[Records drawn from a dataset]
# # # # #

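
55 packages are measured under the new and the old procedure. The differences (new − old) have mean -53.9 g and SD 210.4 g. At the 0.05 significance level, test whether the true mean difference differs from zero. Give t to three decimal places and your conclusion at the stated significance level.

t = -1.900; fail to reject H0

H0: μ_d = 0; H1: μ_d ≠ 0 (paired t-test on the differences, two-sided).
t = d̄/(s_d/√n) = -53.9/(210.4/√55) = -1.900
df = n − 1 = 54
Two-sided p-value ≈ 0.063
Since p ≈ 0.063 > α = 0.05, fail to reject H0; the data do not provide sufficient evidence against H0.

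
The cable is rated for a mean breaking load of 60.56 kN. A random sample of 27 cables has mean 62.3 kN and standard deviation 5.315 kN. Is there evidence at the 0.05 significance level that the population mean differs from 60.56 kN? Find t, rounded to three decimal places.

1.701

H0: μ = 60.56; H1: μ ≠ 60.56 (one-sample t-test, two-sided).
t = (x̄ − μ₀)/(s/√n) = (62.3 − 60.56)/(5.315/√27) = 1.701
df = n − 1 = 26
Two-sided p-value ≈ 0.1009
Since p ≈ 0.1009 > α = 0.05, fail to reject H0; the evidence is not statistically significant.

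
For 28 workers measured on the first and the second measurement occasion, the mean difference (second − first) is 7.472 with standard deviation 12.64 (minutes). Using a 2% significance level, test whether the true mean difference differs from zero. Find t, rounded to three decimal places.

H0: μ_d = 0; H1: μ_d ≠ 0 (paired t-test on the differences, two-sided).
t = d̄/(s_d/√n) = 7.472/(12.64/√28) = 3.128
df = n − 1 = 27
Two-sided p-value ≈ 0.004
Since p ≈ 0.004 < α = 0.02, reject H0; the evidence is statistically significant.

3.128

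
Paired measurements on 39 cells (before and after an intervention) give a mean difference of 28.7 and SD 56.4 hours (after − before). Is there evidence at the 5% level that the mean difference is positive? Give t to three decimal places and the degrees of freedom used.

t = 3.178, df = 38

H0: μ_d = 0; H1: μ_d > 0 (paired t-test on the differences, right-tailed).
t = d̄/(s_d/√n) = 28.7/(56.4/√39) = 3.178
df = n − 1 = 38
p-value = P(T ≥ 3.178) ≈ 0.0015
Since p ≈ 0.0015 < α = 0.05, reject H0; the data support H1.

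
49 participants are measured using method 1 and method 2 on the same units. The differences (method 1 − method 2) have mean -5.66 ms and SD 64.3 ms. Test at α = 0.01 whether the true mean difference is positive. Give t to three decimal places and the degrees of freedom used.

H0: μ_d = 0; H1: μ_d > 0 (paired t-test on the differences, right-tailed).
t = d̄/(s_d/√n) = -5.66/(64.3/√49) = -0.616
df = n − 1 = 48
p-value = P(T ≥ -0.616) ≈ 0.730
Since p ≈ 0.730 > α = 0.01, fail to reject H0; the data do not provide sufficient evidence against H0.

t = -0.616, df = 48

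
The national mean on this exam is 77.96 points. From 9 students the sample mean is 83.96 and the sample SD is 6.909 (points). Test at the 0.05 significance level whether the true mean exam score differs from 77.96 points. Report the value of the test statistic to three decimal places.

H0: μ = 77.96; H1: μ ≠ 77.96 (one-sample t-test, two-sided).
t = (x̄ − μ₀)/(s/√n) = (83.96 − 77.96)/(6.909/√9) = 2.605
df = n − 1 = 8
Two-sided p-value ≈ 0.031
Since p ≈ 0.031 < α = 0.05, reject H0; the data support H1.

2.605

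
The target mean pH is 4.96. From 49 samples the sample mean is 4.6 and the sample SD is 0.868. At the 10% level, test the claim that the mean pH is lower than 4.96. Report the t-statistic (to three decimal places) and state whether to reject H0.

H0: μ = 4.96; H1: μ < 4.96 (one-sample t-test, left-tailed).
t = (x̄ − μ₀)/(s/√n) = (4.6 − 4.96)/(0.868/√49) = -2.903
df = n − 1 = 48
p-value = P(T ≤ -2.903) ≈ 0.0028
Since p ≈ 0.0028 < α = 0.1, reject H0; the evidence is statistically significant.

t = -2.903; reject H0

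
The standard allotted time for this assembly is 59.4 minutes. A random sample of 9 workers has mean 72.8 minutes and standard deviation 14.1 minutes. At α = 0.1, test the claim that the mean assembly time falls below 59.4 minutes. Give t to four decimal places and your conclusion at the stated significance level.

H0: μ = 59.4; H1: μ < 59.4 (one-sample t-test, left-tailed).
t = (x̄ − μ₀)/(s/√n) = (72.8 − 59.4)/(14.1/√9) = 2.8511
df = n − 1 = 8
p-value = P(T ≤ 2.8511) ≈ 0.9893
Since p ≈ 0.9893 > α = 0.1, fail to reject H0; the data do not provide sufficient evidence against H0.

t = 2.8511; fail to reject H0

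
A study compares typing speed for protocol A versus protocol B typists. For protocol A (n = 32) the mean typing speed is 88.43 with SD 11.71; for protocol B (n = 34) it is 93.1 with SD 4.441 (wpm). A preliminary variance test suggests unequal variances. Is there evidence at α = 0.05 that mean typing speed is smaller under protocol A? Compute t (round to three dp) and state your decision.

t = -2.117; reject H0

Let group 1 = protocol A, group 2 = protocol B. H0: μ_1 = μ_2; H1: μ_1 < μ_2 (Welch's two-sample t-test, left-tailed).
t = (x̄_1 − x̄_2)/√(s_1²/n_1 + s_2²/n_2) = (88.43 − 93.1)/√(11.71²/32 + 4.441²/34) = -2.117
Welch–Satterthwaite df ≈ 39.28
p-value = P(T ≤ -2.117) ≈ 0.0203
Since p ≈ 0.0203 < α = 0.05, reject H0; the evidence is statistically significant.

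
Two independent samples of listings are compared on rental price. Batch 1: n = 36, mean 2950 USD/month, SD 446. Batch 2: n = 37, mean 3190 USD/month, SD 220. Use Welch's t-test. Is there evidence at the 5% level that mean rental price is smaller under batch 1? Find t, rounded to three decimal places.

Let group 1 = batch 1, group 2 = batch 2. H0: μ_1 = μ_2; H1: μ_1 < μ_2 (Welch's two-sample t-test, left-tailed).
t = (x̄_1 − x̄_2)/√(s_1²/n_1 + s_2²/n_2) = (2950 − 3190)/√(446²/36 + 220²/37) = -2.903
Welch–Satterthwaite df ≈ 50.77
p-value = P(T ≤ -2.903) ≈ 0.0027
Since p ≈ 0.0027 < α = 0.05, reject H0; the data support H1.

-2.903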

# # # # #

• _What is required_: Output all records exactly, with nothing added or dropped.

• _Solution_:
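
55 packages are measured under the new and the old procedure. The differences (new − old) have mean -53.9 g and SD 210.4 g. At the 0.05 significance level, test whether the true mean difference differs from zero. Give t to three decimal places and your conclusion at the stated significance level.

t = -1.900; fail to reject H0

H0: μ_d = 0; H1: μ_d ≠ 0 (paired t-test on the differences, two-sided).
t = d̄/(s_d/√n) = -53.9/(210.4/√55) = -1.900
df = n − 1 = 54
Two-sided p-value ≈ 0.063
Since p ≈ 0.063 > α = 0.05, fail to reject H0; the data do not provide sufficient evidence against H0.

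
The cable is rated for a mean breaking load of 60.56 kN. A random sample of 27 cables has mean 62.3 kN and standard deviation 5.315 kN. Is there evidence at the 0.05 significance level that the population mean differs from 60.56 kN? Find t, rounded to three decimal places.

1.701

H0: μ = 60.56; H1: μ ≠ 60.56 (one-sample t-test, two-sided).
t = (x̄ − μ₀)/(s/√n) = (62.3 − 60.56)/(5.315/√27) = 1.701
df = n − 1 = 26
Two-sided p-value ≈ 0.1009
Since p ≈ 0.1009 > α = 0.05, fail to reject H0; the evidence is not statistically significant.

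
For 28 workers measured on the first and the second measurement occasion, the mean difference (second − first) is 7.472 with standard deviation 12.64 (minutes). Using a 2% significance level, test whether the true mean difference differs from zero. Find t, rounded to three decimal places.

H0: μ_d = 0; H1: μ_d ≠ 0 (paired t-test on the differences, two-sided).
t = d̄/(s_d/√n) = 7.472/(12.64/√28) = 3.128
df = n − 1 = 27
Two-sided p-value ≈ 0.004
Since p ≈ 0.004 < α = 0.02, reject H0; the evidence is statistically significant.

3.128

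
Paired measurements on 39 cells (before and after an intervention) give a mean difference of 28.7 and SD 56.4 hours (after − before). Is there evidence at the 5% level that the mean difference is positive? Give t to three decimal places and the degrees of freedom used.

t = 3.178, df = 38

H0: μ_d = 0; H1: μ_d > 0 (paired t-test on the differences, right-tailed).
t = d̄/(s_d/√n) = 28.7/(56.4/√39) = 3.178
df = n − 1 = 38
p-value = P(T ≥ 3.178) ≈ 0.0015
Since p ≈ 0.0015 < α = 0.05, reject H0; the data support H1.

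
49 participants are measured using method 1 and method 2 on the same units. The differences (method 1 − method 2) have mean -5.66 ms and SD 64.3 ms. Test at α = 0.01 whether the true mean difference is positive. Give t to three decimal places and the degrees of freedom used.

H0: μ_d = 0; H1: μ_d > 0 (paired t-test on the differences, right-tailed).
t = d̄/(s_d/√n) = -5.66/(64.3/√49) = -0.616
df = n − 1 = 48
p-value = P(T ≥ -0.616) ≈ 0.730
Since p ≈ 0.730 > α = 0.01, fail to reject H0; the data do not provide sufficient evidence against H0.

t = -0.616, df = 48

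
The national mean on this exam is 77.96 points. From 9 students the sample mean is 83.96 and the sample SD is 6.909 (points). Test at the 0.05 significance level whether the true mean exam score differs from 77.96 points. Report the value of the test statistic to three decimal places.

H0: μ = 77.96; H1: μ ≠ 77.96 (one-sample t-test, two-sided).
t = (x̄ − μ₀)/(s/√n) = (83.96 − 77.96)/(6.909/√9) = 2.605
df = n − 1 = 8
Two-sided p-value ≈ 0.031
Since p ≈ 0.031 < α = 0.05, reject H0; the data support H1.

2.605

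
The target mean pH is 4.96. From 49 samples the sample mean is 4.6 and the sample SD is 0.868. At the 10% level, test the claim that the mean pH is lower than 4.96. Report the t-statistic (to three decimal places) and state whether to reject H0.

H0: μ = 4.96; H1: μ < 4.96 (one-sample t-test, left-tailed).
t = (x̄ − μ₀)/(s/√n) = (4.6 − 4.96)/(0.868/√49) = -2.903
df = n − 1 = 48
p-value = P(T ≤ -2.903) ≈ 0.0028
Since p ≈ 0.0028 < α = 0.1, reject H0; the evidence is statistically significant.

t = -2.903; reject H0

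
The standard allotted time for this assembly is 59.4 minutes. A random sample of 9 workers has mean 72.8 minutes and standard deviation 14.1 minutes. At α = 0.1, test the claim that the mean assembly time falls below 59.4 minutes. Give t to four decimal places and your conclusion at the stated significance level.

H0: μ = 59.4; H1: μ < 59.4 (one-sample t-test, left-tailed).
t = (x̄ − μ₀)/(s/√n) = (72.8 − 59.4)/(14.1/√9) = 2.8511
df = n − 1 = 8
p-value = P(T ≤ 2.8511) ≈ 0.9893
Since p ≈ 0.9893 > α = 0.1, fail to reject H0; the data do not provide sufficient evidence against H0.

t = 2.8511; fail to reject H0

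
A study compares typing speed for protocol A versus protocol B typists. For protocol A (n = 32) the mean typing speed is 88.43 with SD 11.71; for protocol B (n = 34) it is 93.1 with SD 4.441 (wpm). A preliminary variance test suggests unequal variances. Is there evidence at α = 0.05 that mean typing speed is smaller under protocol A? Compute t (round to three dp) and state your decision.

t = -2.117; reject H0

Let group 1 = protocol A, group 2 = protocol B. H0: μ_1 = μ_2; H1: μ_1 < μ_2 (Welch's two-sample t-test, left-tailed).
t = (x̄_1 − x̄_2)/√(s_1²/n_1 + s_2²/n_2) = (88.43 − 93.1)/√(11.71²/32 + 4.441²/34) = -2.117
Welch–Satterthwaite df ≈ 39.28
p-value = P(T ≤ -2.117) ≈ 0.0203
Since p ≈ 0.0203 < α = 0.05, reject H0; the evidence is statistically significant.

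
Two independent samples of listings are compared on rental price. Batch 1: n = 36, mean 2950 USD/month, SD 446. Batch 2: n = 37, mean 3190 USD/month, SD 220. Use Welch's t-test. Is there evidence at the 5% level that mean rental price is smaller under batch 1? Find t, rounded to three decimal places.

Let group 1 = batch 1, group 2 = batch 2. H0: μ_1 = μ_2; H1: μ_1 < μ_2 (Welch's two-sample t-test, left-tailed).
t = (x̄_1 − x̄_2)/√(s_1²/n_1 + s_2²/n_2) = (2950 − 3190)/√(446²/36 + 220²/37) = -2.903
Welch–Satterthwaite df ≈ 50.77
p-value = P(T ≤ -2.903) ≈ 0.0027
Since p ≈ 0.0027 < α = 0.05, reject H0; the data support H1.

-2.903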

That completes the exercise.